==== Data extracts
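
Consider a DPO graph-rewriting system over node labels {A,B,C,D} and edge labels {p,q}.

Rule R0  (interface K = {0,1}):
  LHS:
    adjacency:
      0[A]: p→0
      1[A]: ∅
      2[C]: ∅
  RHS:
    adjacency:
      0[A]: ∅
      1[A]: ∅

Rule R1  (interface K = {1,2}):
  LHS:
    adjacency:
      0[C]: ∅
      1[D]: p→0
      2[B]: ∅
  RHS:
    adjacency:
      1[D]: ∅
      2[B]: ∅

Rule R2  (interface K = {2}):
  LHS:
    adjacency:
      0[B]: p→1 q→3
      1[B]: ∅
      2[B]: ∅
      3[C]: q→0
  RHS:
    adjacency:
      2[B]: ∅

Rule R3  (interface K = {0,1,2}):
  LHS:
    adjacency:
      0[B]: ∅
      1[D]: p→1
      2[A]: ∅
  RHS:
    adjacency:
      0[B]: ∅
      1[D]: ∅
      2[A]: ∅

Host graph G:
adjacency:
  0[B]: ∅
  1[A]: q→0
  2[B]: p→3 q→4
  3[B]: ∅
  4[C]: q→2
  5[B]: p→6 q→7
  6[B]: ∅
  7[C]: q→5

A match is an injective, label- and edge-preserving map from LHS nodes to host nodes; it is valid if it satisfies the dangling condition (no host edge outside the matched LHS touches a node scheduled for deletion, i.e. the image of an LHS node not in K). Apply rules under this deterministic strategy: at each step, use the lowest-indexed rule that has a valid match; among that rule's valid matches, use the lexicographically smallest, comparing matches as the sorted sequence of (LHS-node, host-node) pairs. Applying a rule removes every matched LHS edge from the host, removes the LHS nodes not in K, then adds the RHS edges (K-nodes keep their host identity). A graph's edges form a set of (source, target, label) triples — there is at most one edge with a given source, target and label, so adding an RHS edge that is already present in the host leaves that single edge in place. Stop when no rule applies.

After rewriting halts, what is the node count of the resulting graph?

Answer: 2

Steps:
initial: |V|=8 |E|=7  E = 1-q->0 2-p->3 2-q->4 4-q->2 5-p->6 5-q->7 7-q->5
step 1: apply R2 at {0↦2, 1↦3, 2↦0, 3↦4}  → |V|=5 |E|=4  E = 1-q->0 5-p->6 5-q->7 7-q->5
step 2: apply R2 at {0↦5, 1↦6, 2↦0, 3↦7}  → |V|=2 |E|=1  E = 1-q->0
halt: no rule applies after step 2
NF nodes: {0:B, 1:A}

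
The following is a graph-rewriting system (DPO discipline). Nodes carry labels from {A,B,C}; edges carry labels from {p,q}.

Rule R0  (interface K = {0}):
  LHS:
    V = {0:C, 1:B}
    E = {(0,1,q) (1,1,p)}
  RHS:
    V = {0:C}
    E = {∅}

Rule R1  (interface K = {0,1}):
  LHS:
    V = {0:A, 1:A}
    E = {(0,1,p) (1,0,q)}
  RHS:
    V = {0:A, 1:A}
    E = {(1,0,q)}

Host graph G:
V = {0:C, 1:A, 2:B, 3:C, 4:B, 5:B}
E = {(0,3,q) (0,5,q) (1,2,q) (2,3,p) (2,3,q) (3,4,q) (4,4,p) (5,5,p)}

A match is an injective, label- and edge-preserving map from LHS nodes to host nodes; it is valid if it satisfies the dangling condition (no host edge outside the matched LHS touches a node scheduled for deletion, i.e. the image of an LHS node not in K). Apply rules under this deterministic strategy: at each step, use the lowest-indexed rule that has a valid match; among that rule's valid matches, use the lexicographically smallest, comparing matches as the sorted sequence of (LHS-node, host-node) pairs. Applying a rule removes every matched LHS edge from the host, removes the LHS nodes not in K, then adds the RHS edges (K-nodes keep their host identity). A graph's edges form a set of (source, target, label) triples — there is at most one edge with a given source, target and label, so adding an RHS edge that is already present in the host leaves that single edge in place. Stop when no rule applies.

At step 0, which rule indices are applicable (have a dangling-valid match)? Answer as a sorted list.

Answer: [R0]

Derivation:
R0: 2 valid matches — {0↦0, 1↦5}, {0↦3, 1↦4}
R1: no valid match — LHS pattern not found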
========
==== Data extracts
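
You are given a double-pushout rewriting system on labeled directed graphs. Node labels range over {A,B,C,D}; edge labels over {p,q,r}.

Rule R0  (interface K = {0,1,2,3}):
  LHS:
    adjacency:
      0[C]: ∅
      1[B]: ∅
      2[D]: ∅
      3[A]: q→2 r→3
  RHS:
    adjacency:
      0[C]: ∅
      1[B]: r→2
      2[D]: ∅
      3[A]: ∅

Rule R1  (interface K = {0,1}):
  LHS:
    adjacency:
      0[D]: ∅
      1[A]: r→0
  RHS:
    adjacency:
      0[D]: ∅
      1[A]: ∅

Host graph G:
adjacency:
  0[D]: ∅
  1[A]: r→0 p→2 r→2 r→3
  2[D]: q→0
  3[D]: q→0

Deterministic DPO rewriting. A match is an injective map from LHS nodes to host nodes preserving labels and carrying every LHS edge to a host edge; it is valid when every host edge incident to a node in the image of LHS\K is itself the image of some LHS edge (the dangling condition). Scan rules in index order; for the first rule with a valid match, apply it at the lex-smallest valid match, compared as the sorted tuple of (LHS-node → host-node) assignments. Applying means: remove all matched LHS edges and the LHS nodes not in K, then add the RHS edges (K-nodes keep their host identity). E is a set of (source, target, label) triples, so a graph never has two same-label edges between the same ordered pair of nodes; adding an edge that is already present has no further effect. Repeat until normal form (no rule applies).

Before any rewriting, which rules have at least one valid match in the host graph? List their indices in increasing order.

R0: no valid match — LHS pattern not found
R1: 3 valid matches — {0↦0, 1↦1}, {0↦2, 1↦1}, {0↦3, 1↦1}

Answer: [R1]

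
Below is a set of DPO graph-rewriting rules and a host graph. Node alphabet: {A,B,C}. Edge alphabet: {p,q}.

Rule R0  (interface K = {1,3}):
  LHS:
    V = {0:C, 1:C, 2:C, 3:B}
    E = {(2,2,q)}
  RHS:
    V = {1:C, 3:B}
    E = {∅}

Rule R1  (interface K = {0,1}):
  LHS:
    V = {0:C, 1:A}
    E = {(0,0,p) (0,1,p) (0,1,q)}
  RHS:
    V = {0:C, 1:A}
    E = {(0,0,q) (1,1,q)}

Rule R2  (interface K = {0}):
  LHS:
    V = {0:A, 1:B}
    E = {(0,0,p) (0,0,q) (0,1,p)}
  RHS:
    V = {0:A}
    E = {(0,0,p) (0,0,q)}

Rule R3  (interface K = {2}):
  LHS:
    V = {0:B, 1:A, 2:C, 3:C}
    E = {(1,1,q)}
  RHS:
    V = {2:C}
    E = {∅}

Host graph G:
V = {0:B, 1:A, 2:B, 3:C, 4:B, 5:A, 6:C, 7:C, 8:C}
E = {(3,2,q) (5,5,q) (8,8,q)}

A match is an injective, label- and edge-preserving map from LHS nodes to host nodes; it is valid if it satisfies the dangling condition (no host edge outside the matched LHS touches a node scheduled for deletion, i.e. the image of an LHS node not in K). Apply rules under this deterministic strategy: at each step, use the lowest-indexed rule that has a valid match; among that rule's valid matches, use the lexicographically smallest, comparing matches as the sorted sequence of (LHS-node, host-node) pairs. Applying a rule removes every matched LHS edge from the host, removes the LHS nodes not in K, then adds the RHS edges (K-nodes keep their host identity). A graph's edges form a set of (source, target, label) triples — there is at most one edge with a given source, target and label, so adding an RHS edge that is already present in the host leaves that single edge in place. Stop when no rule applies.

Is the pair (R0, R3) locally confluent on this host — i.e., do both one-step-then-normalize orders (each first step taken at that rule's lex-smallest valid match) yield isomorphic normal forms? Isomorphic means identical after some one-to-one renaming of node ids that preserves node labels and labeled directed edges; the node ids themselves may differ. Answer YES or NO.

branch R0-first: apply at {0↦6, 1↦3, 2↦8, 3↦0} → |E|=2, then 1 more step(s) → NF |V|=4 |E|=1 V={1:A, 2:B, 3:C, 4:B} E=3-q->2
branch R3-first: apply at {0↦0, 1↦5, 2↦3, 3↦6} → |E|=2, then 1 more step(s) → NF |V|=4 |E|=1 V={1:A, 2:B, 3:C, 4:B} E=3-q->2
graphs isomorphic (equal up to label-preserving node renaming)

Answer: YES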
========
==== Data extracts
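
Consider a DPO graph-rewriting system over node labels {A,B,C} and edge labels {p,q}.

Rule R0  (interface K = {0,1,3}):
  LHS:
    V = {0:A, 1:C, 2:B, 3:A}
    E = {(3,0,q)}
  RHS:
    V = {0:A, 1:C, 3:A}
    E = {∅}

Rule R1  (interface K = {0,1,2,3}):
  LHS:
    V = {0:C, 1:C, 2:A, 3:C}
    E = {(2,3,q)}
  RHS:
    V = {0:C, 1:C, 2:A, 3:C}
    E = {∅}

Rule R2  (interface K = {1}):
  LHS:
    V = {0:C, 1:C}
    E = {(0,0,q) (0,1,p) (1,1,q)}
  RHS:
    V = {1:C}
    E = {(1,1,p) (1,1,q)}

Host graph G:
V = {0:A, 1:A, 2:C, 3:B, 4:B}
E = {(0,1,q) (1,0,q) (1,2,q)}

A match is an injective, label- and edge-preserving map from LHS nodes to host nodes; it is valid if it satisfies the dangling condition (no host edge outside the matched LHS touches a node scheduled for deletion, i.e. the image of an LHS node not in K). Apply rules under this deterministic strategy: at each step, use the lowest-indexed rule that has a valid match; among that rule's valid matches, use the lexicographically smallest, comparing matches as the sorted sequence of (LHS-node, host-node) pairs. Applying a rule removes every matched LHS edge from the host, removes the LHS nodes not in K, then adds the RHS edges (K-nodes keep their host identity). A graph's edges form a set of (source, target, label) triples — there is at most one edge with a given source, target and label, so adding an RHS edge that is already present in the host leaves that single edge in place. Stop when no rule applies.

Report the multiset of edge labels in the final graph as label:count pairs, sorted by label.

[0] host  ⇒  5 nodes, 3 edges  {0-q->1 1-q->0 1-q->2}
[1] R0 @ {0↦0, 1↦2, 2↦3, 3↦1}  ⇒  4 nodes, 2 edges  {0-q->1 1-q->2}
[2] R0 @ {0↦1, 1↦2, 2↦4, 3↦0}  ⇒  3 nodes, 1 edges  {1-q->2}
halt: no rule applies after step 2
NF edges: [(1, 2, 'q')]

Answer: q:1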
========
### Your task:
Determine how many lines of the data contain the word "over", and reply with that number only.

### Completed task:
3